> _Records from a dataset_
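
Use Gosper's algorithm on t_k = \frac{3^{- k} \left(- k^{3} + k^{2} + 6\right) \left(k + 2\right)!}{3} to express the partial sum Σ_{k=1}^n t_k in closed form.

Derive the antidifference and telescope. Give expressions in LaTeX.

S(n) = \frac{3^{- n} \left(- 36 \cdot 3^{n} - n^{5} n! - 5 n^{4} n! + n^{3} n! + 41 n^{2} n! + 72 n n! + 36 n!\right)}{3}

Ratio r(k) = (k + 3)*(-(k + 1)**3 + (k + 1)**2 + 6)/(3*(-k**3 + k**2 + 6)).
A = k/3 + 1, B = 1, C = k**3 - k**2 - 6.
Key eq: (k/3 + 1)·f(k+1) = (1)·f(k) + (k**3 - k**2 - 6).
Degrees (1,0,3) ⇒ d ≤ 2.
Solving with deg f ≤ 2: f(k) = 3*(k - 4)*(k + 1).
R(k) = B(k−1)·f(k)/C(k) = 3*(k - 4)*(k + 1)/(k**3 - k**2 - 6); s_k = R·t_k = -(k - 4)*(k + 1)*factorial(k + 2)/3**k.
s_(k+1) − s_k = (-k**3 + k**2 + 6)*factorial(k + 2)/(3*3**k) = t_k.
Evaluate: s_(n+1) = -3**(-n - 1)*(n - 3)*(n + 2)*factorial(n + 3); subtract s_(1) = 12 ⇒ S(n) = (-36*3**n - n**5*factorial(n) - 5*n**4*factorial(n) + n**3*factorial(n) + 41*n**2*factorial(n) + 72*n*factorial(n) + 36*factorial(n))/(3*3**n).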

> _About this exercise_
Could you return every record above exactly as written?

> _Written response_
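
Use Gosper's algorithm on t_k = \frac{3^{- k} \left(- k^{3} + k^{2} + 6\right) \left(k + 2\right)!}{3} to express the partial sum Σ_{k=1}^n t_k in closed form.

Derive the antidifference and telescope. Give expressions in LaTeX.

S(n) = \frac{3^{- n} \left(- 36 \cdot 3^{n} - n^{5} n! - 5 n^{4} n! + n^{3} n! + 41 n^{2} n! + 72 n n! + 36 n!\right)}{3}

Ratio r(k) = (k + 3)*(-(k + 1)**3 + (k + 1)**2 + 6)/(3*(-k**3 + k**2 + 6)).
A = k/3 + 1, B = 1, C = k**3 - k**2 - 6.
Key eq: (k/3 + 1)·f(k+1) = (1)·f(k) + (k**3 - k**2 - 6).
Degrees (1,0,3) ⇒ d ≤ 2.
Solving with deg f ≤ 2: f(k) = 3*(k - 4)*(k + 1).
R(k) = B(k−1)·f(k)/C(k) = 3*(k - 4)*(k + 1)/(k**3 - k**2 - 6); s_k = R·t_k = -(k - 4)*(k + 1)*factorial(k + 2)/3**k.
s_(k+1) − s_k = (-k**3 + k**2 + 6)*factorial(k + 2)/(3*3**k) = t_k.
Evaluate: s_(n+1) = -3**(-n - 1)*(n - 3)*(n + 2)*factorial(n + 3); subtract s_(1) = 12 ⇒ S(n) = (-36*3**n - n**5*factorial(n) - 5*n**4*factorial(n) + n**3*factorial(n) + 41*n**2*factorial(n) + 72*n*factorial(n) + 36*factorial(n))/(3*3**n).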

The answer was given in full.